What is being asked:
For each line in the data that includes "Answer", make a copy.

[Provided records]

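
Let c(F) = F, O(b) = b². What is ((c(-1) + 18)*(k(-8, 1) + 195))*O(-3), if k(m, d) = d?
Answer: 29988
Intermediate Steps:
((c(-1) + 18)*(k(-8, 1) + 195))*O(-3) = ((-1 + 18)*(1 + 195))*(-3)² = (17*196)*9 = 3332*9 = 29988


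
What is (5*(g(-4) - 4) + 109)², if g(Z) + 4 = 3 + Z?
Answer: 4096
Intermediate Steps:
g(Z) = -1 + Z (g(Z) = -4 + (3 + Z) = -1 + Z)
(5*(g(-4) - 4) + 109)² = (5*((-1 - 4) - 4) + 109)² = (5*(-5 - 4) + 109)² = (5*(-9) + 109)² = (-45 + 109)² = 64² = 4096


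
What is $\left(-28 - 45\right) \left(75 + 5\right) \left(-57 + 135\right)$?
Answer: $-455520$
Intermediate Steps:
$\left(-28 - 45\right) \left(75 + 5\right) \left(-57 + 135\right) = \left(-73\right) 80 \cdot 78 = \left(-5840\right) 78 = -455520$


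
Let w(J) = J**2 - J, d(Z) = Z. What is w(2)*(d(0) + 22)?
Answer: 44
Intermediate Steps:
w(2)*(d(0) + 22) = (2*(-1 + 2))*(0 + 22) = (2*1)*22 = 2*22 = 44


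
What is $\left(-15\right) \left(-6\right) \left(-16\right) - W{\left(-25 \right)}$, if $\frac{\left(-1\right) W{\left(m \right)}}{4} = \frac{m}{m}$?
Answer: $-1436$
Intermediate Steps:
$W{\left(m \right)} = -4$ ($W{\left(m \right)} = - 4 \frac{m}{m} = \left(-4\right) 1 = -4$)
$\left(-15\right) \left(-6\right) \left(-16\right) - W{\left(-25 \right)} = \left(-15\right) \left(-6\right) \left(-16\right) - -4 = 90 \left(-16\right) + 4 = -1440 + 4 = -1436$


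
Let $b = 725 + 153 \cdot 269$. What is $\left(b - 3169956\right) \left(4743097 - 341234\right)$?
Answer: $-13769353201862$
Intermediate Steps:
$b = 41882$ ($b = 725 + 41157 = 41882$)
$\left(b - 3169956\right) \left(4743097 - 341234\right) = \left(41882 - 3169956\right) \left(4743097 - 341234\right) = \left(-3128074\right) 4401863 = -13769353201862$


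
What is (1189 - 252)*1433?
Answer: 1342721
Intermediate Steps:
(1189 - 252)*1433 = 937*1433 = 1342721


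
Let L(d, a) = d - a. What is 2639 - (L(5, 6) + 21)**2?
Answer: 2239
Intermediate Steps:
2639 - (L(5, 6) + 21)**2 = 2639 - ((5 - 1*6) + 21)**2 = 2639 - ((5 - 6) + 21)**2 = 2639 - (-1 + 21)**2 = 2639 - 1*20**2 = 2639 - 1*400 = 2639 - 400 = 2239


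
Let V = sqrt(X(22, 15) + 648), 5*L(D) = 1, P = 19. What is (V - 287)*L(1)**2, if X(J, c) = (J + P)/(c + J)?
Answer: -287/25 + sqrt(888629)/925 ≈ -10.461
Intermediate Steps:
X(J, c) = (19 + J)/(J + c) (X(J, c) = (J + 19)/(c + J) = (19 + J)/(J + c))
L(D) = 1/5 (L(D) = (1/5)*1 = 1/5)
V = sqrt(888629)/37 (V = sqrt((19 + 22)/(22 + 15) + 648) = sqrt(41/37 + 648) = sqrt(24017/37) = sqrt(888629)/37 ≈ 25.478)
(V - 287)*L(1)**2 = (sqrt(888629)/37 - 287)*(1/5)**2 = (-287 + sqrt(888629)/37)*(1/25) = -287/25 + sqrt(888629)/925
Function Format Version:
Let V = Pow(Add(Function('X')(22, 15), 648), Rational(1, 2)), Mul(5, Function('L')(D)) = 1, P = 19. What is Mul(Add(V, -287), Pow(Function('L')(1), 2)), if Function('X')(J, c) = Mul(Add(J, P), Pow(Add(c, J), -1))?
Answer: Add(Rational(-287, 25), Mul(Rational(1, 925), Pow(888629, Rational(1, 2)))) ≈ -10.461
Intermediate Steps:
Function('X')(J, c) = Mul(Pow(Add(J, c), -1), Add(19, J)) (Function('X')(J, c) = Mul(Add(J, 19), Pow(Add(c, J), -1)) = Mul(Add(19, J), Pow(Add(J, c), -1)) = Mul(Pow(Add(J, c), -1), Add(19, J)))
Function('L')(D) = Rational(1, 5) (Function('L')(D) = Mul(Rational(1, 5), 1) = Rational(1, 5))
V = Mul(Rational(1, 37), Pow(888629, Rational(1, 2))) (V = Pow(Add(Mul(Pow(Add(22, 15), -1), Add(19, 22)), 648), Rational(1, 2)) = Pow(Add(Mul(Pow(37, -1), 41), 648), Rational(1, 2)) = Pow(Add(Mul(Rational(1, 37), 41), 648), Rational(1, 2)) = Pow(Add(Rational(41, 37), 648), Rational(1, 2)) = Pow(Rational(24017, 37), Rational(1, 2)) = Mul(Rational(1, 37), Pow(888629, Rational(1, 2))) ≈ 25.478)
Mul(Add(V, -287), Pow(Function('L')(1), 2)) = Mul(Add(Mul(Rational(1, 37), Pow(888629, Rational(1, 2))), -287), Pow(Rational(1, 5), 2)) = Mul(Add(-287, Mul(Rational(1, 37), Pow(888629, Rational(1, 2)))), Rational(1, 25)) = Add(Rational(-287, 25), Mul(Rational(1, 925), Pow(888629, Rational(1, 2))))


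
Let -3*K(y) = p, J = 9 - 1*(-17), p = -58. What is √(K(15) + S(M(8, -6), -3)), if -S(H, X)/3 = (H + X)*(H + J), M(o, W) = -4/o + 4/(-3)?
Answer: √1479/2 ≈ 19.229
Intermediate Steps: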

[/Provided records]

Result for this exercise:
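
Answer: 29988
Answer: 4096
Answer: $-455520$
Answer: 44
Answer: $-1436$
Answer: $-13769353201862$
Answer: 1342721
Answer: 2239
Answer: -287/25 + sqrt(888629)/925 ≈ -10.461
Answer: Add(Rational(-287, 25), Mul(Rational(1, 925), Pow(888629, Rational(1, 2)))) ≈ -10.461
Answer: √1479/2 ≈ 19.229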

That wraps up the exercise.